[Records from a collection]
-----

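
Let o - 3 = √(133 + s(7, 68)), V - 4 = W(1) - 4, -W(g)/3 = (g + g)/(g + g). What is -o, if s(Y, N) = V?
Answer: -3 - √130 ≈ -14.402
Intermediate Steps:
W(g) = -3 (W(g) = -3*(g + g)/(g + g) = -3*2*g/(2*g) = -3*2*g*1/(2*g) = -3*1 = -3)
V = -3 (V = 4 + (-3 - 4) = 4 - 7 = -3)
s(Y, N) = -3
o = 3 + √130 (o = 3 + √(133 - 3) = 3 + √130 ≈ 14.402)
-o = -(3 + √130) = -3 - √130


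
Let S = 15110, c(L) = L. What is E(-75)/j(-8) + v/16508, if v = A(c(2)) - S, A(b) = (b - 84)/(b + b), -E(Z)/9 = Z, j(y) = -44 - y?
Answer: -649311/33016 ≈ -19.667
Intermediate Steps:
E(Z) = -9*Z
A(b) = (-84 + b)/(2*b) (A(b) = (-84 + b)/((2*b)) = (-84 + b)*(1/(2*b)) = (-84 + b)/(2*b))
v = -30261/2 (v = (½)*(-84 + 2)/2 - 1*15110 = (½)*(½)*(-82) - 15110 = -41/2 - 15110 = -30261/2 ≈ -15131.)
E(-75)/j(-8) + v/16508 = (-9*(-75))/(-44 - 1*(-8)) - 30261/2/16508 = 675/(-44 + 8) - 30261/2*1/16508 = 675/(-36) - 30261/33016 = 675*(-1/36) - 30261/33016 = -75/4 - 30261/33016 = -649311/33016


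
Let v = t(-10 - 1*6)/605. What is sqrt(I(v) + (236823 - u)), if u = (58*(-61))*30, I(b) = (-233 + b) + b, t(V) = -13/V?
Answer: sqrt(16588132130)/220 ≈ 585.43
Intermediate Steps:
v = 13/9680 (v = -13/(-10 - 1*6)/605 = -13/(-10 - 6)*(1/605) = -13/(-16)*(1/605) = -13*(-1/16)*(1/605) = (13/16)*(1/605) = 13/9680 ≈ 0.0013430)
I(b) = -233 + 2*b
u = -106140 (u = -3538*30 = -106140)
sqrt(I(v) + (236823 - u)) = sqrt((-233 + 2*(13/9680)) + (236823 - 1*(-106140))) = sqrt((-233 + 13/4840) + (236823 + 106140)) = sqrt(-1127707/4840 + 342963) = sqrt(1658813213/4840) = sqrt(16588132130)/220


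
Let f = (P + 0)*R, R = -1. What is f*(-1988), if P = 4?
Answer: 7952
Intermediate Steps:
f = -4 (f = (4 + 0)*(-1) = 4*(-1) = -4)
f*(-1988) = -4*(-1988) = 7952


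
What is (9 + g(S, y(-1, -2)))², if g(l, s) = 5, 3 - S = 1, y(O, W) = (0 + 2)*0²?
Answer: 196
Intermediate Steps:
y(O, W) = 0 (y(O, W) = 2*0 = 0)
S = 2 (S = 3 - 1*1 = 3 - 1 = 2)
(9 + g(S, y(-1, -2)))² = (9 + 5)² = 14² = 196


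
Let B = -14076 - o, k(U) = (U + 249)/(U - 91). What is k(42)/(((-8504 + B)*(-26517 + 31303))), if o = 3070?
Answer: 97/2005094700 ≈ 4.8377e-8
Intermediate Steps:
k(U) = (249 + U)/(-91 + U)
B = -17146 (B = -14076 - 1*3070 = -14076 - 3070 = -17146)
k(42)/(((-8504 + B)*(-26517 + 31303))) = ((249 + 42)/(-91 + 42))/(((-8504 - 17146)*(-26517 + 31303))) = (291/(-49))/((-25650*4786)) = -1/49*291/(-122760900) = -291/49*(-1/122760900) = 97/2005094700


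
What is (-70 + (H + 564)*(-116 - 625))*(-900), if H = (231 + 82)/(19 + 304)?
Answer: 6406294500/17 ≈ 3.7684e+8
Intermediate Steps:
H = 313/323 ≈ 0.96904
(-70 + (H + 564)*(-116 - 625))*(-900) = (-70 + (313/323 + 564)*(-116 - 625))*(-900) = (-70 + (182485/323)*(-741))*(-900) = (-70 - 7116915/17)*(-900) = -7118105/17*(-900) = 6406294500/17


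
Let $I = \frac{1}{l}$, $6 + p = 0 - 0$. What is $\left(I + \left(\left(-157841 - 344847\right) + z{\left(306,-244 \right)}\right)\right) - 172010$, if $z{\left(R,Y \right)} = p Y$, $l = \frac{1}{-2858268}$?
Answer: $-3531502$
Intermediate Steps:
$l = - \frac{1}{2858268} \approx -3.4986 \cdot 10^{-7}$
$p = -6$ ($p = -6 + \left(0 - 0\right) = -6 + \left(0 + 0\right) = -6 + 0 = -6$)
$z{\left(R,Y \right)} = - 6 Y$
$I = -2858268$ ($I = \frac{1}{- \frac{1}{2858268}} = -2858268$)
$\left(I + \left(\left(-157841 - 344847\right) + z{\left(306,-244 \right)}\right)\right) - 172010 = \left(-2858268 - 501224\right) - 172010 = -3359492 - 172010 = -3531502$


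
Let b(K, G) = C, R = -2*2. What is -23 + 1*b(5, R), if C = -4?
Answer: -27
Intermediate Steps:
R = -4
b(K, G) = -4
-23 + 1*b(5, R) = -23 + 1*(-4) = -23 - 4 = -27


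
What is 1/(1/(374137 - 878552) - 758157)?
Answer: -504415/382425763156 ≈ -1.3190e-6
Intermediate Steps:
1/(1/(374137 - 878552) - 758157) = 1/(1/(-504415) - 758157) = 1/(-1/504415 - 758157) = 1/(-382425763156/504415) = -504415/382425763156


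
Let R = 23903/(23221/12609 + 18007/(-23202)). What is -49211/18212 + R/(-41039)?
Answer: -7645477688232461/2353361216699228 ≈ -3.2487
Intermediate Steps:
R = 70635542346/3148721 (R = 23903/(23221*(1/12609) + 18007*(-1/23202)) = 23903/(23221/12609 - 18007/23202) = 23903/(34635931/32506002) = 23903*(32506002/34635931) = 70635542346/3148721 ≈ 22433.)
-49211/18212 + R/(-41039) = -49211/18212 + (70635542346/3148721)/(-41039) = -49211*1/18212 + (70635542346/3148721)*(-1/41039) = -49211/18212 - 70635542346/129220361119 = -7645477688232461/2353361216699228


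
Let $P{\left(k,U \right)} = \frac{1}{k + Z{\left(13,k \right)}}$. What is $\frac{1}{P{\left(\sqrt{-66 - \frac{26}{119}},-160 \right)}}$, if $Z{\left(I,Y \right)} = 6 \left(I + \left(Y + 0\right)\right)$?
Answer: $78 + \frac{2 i \sqrt{234430}}{17} \approx 78.0 + 56.962 i$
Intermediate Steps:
$Z{\left(I,Y \right)} = 6 I + 6 Y$ ($Z{\left(I,Y \right)} = 6 \left(I + Y\right) = 6 I + 6 Y$)
$P{\left(k,U \right)} = \frac{1}{78 + 7 k}$ ($P{\left(k,U \right)} = \frac{1}{k + \left(6 \cdot 13 + 6 k\right)} = \frac{1}{k + \left(78 + 6 k\right)} = \frac{1}{78 + 7 k}$)
$\frac{1}{P{\left(\sqrt{-66 - \frac{26}{119}},-160 \right)}} = \frac{1}{\frac{1}{78 + 7 \sqrt{-66 - \frac{26}{119}}}} = \frac{1}{\frac{1}{78 + 7 \sqrt{- \frac{7880}{119}}}} = \frac{1}{\frac{1}{78 + 7 \frac{2 i \sqrt{234430}}{119}}} = \frac{1}{\frac{1}{78 + \frac{2 i \sqrt{234430}}{17}}} = 78 + \frac{2 i \sqrt{234430}}{17}$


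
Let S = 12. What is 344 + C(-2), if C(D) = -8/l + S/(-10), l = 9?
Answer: 15386/45 ≈ 341.91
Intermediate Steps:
C(D) = -94/45 (C(D) = -8/9 + 12/(-10) = -8*⅑ + 12*(-⅒) = -8/9 - 6/5 = -94/45)
344 + C(-2) = 344 - 94/45 = 15386/45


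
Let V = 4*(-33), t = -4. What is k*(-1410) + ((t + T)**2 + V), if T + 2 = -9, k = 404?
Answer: -569547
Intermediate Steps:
V = -132
T = -11 (T = -2 - 9 = -11)
k*(-1410) + ((t + T)**2 + V) = 404*(-1410) + ((-4 - 11)**2 - 132) = -569640 + ((-15)**2 - 132) = -569640 + (225 - 132) = -569640 + 93 = -569547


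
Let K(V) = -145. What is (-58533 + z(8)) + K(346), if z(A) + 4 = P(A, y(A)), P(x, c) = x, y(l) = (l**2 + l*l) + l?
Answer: -58674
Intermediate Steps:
y(l) = l + 2*l**2 (y(l) = (l**2 + l**2) + l = 2*l**2 + l = l + 2*l**2)
z(A) = -4 + A
(-58533 + z(8)) + K(346) = (-58533 + (-4 + 8)) - 145 = (-58533 + 4) - 145 = -58529 - 145 = -58674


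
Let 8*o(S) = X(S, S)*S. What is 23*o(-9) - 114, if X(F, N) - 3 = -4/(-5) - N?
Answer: -2226/5 ≈ -445.20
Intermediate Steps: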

-----

--- EXERCISE ---
Quote, word for word, every line from the top of the entries through the line that holds "Answer: -3 - √130 ≈ -14.402".

--- ANSWER TO THIS PROBLEM ---
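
Let o - 3 = √(133 + s(7, 68)), V - 4 = W(1) - 4, -W(g)/3 = (g + g)/(g + g). What is -o, if s(Y, N) = V?
Answer: -3 - √130 ≈ -14.402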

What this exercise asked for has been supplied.